Input for this task Block Start
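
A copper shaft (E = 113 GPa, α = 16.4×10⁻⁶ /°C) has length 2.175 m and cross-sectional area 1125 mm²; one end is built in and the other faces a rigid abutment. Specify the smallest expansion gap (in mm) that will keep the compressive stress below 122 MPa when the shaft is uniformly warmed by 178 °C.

Free expansion if unrestrained: δ_free = αΔT L = 16.4×10⁻⁶ × 178 × 2175 = 6.349 mm.
At the allowable stress the elastic shortening the wall may impose is σL/E = 122 × 2175 / (113×10³) = 2.348 mm.
So the gap has to take up the difference, g_min = δ_free − σL/E = 6.349 − 2.348 = 4.001 mm.

g ≈ 4 mm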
Input for this task Block End
• [Task objective]: Retype the whole listing above exactly.

• [Written reply]:
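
A copper shaft (E = 113 GPa, α = 16.4×10⁻⁶ /°C) has length 2.175 m and cross-sectional area 1125 mm²; one end is built in and the other faces a rigid abutment. Specify the smallest expansion gap (in mm) that will keep the compressive stress below 122 MPa when the shaft is uniformly warmed by 178 °C.

Free expansion if unrestrained: δ_free = αΔT L = 16.4×10⁻⁶ × 178 × 2175 = 6.349 mm.
At the allowable stress the elastic shortening the wall may impose is σL/E = 122 × 2175 / (113×10³) = 2.348 mm.
So the gap has to take up the difference, g_min = δ_free − σL/E = 6.349 − 2.348 = 4.001 mm.

g ≈ 4 mm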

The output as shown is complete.